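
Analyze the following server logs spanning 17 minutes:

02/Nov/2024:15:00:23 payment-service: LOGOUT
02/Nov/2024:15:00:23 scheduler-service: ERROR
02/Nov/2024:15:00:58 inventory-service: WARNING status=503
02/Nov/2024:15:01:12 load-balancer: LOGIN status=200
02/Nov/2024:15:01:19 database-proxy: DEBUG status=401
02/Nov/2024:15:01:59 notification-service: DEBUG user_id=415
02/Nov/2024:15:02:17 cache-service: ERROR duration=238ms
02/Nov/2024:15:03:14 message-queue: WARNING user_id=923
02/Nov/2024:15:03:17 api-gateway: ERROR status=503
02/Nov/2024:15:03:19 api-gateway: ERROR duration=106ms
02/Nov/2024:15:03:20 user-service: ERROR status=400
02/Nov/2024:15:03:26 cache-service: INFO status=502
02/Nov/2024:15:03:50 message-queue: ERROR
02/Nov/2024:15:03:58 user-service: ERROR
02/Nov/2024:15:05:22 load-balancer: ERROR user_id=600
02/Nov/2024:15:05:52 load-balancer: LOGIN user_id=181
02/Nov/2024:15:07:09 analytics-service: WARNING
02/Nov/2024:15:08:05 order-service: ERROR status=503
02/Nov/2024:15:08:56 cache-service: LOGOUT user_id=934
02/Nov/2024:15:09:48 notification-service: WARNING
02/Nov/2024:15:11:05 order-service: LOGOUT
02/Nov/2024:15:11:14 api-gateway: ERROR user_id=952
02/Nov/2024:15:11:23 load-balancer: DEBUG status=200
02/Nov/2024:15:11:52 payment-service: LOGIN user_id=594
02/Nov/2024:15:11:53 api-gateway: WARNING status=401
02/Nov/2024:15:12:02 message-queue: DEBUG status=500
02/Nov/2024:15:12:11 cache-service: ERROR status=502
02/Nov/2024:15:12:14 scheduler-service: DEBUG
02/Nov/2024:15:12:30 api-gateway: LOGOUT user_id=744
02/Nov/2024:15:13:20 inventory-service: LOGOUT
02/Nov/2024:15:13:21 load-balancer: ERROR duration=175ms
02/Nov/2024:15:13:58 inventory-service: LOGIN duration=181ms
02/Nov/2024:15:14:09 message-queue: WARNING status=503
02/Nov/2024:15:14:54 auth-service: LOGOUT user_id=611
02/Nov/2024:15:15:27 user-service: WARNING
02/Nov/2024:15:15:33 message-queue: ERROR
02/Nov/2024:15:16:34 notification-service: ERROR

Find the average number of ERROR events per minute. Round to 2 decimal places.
0.82

To calculate the rate:

1. Count total ERROR events: 14
2. Total time period: 17 minutes
3. Rate = 14 / 17 = 0.82 events per minute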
------------------------------------------------
• PROBLEM DETAILS
Please reproduce the data as it was given, with every line exact.

• WRITTEN SOLUTION
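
Analyze the following server logs spanning 17 minutes:

02/Nov/2024:15:00:23 payment-service: LOGOUT
02/Nov/2024:15:00:23 scheduler-service: ERROR
02/Nov/2024:15:00:58 inventory-service: WARNING status=503
02/Nov/2024:15:01:12 load-balancer: LOGIN status=200
02/Nov/2024:15:01:19 database-proxy: DEBUG status=401
02/Nov/2024:15:01:59 notification-service: DEBUG user_id=415
02/Nov/2024:15:02:17 cache-service: ERROR duration=238ms
02/Nov/2024:15:03:14 message-queue: WARNING user_id=923
02/Nov/2024:15:03:17 api-gateway: ERROR status=503
02/Nov/2024:15:03:19 api-gateway: ERROR duration=106ms
02/Nov/2024:15:03:20 user-service: ERROR status=400
02/Nov/2024:15:03:26 cache-service: INFO status=502
02/Nov/2024:15:03:50 message-queue: ERROR
02/Nov/2024:15:03:58 user-service: ERROR
02/Nov/2024:15:05:22 load-balancer: ERROR user_id=600
02/Nov/2024:15:05:52 load-balancer: LOGIN user_id=181
02/Nov/2024:15:07:09 analytics-service: WARNING
02/Nov/2024:15:08:05 order-service: ERROR status=503
02/Nov/2024:15:08:56 cache-service: LOGOUT user_id=934
02/Nov/2024:15:09:48 notification-service: WARNING
02/Nov/2024:15:11:05 order-service: LOGOUT
02/Nov/2024:15:11:14 api-gateway: ERROR user_id=952
02/Nov/2024:15:11:23 load-balancer: DEBUG status=200
02/Nov/2024:15:11:52 payment-service: LOGIN user_id=594
02/Nov/2024:15:11:53 api-gateway: WARNING status=401
02/Nov/2024:15:12:02 message-queue: DEBUG status=500
02/Nov/2024:15:12:11 cache-service: ERROR status=502
02/Nov/2024:15:12:14 scheduler-service: DEBUG
02/Nov/2024:15:12:30 api-gateway: LOGOUT user_id=744
02/Nov/2024:15:13:20 inventory-service: LOGOUT
02/Nov/2024:15:13:21 load-balancer: ERROR duration=175ms
02/Nov/2024:15:13:58 inventory-service: LOGIN duration=181ms
02/Nov/2024:15:14:09 message-queue: WARNING status=503
02/Nov/2024:15:14:54 auth-service: LOGOUT user_id=611
02/Nov/2024:15:15:27 user-service: WARNING
02/Nov/2024:15:15:33 message-queue: ERROR
02/Nov/2024:15:16:34 notification-service: ERROR

Find the average number of ERROR events per minute. Round to 2 decimal places.
0.82

To calculate the rate:

1. Count total ERROR events: 14
2. Total time period: 17 minutes
3. Rate = 14 / 17 = 0.82 events per minute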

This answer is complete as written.